→ **Your goal**: Please repeat all of the records, keeping every word unchanged.

+---+

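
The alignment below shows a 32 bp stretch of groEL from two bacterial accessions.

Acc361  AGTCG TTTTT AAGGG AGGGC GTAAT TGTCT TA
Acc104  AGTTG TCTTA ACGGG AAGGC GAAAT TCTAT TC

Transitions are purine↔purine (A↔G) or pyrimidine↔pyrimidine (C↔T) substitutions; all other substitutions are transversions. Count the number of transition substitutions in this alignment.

3

Differing sites — 4:C/T (Ti); 7:T/C (Ti); 10:T/A (Tv); 12:A/C (Tv); 17:G/A (Ti); 22:T/A (Tv); 27:G/C (Tv); 29:C/A (Tv); 32:A/C (Tv).
Of the 9 differences, 3 transitions and 6 transversions, so the answer is 3.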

+---+

→ **Solution for this exercise**:
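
The alignment below shows a 32 bp stretch of groEL from two bacterial accessions.

Acc361  AGTCG TTTTT AAGGG AGGGC GTAAT TGTCT TA
Acc104  AGTTG TCTTA ACGGG AAGGC GAAAT TCTAT TC

Transitions are purine↔purine (A↔G) or pyrimidine↔pyrimidine (C↔T) substitutions; all other substitutions are transversions. Count the number of transition substitutions in this alignment.

3

Differing sites — 4:C/T (Ti); 7:T/C (Ti); 10:T/A (Tv); 12:A/C (Tv); 17:G/A (Ti); 22:T/A (Tv); 27:G/C (Tv); 29:C/A (Tv); 32:A/C (Tv).
Of the 9 differences, 3 transitions and 6 transversions, so the answer is 3.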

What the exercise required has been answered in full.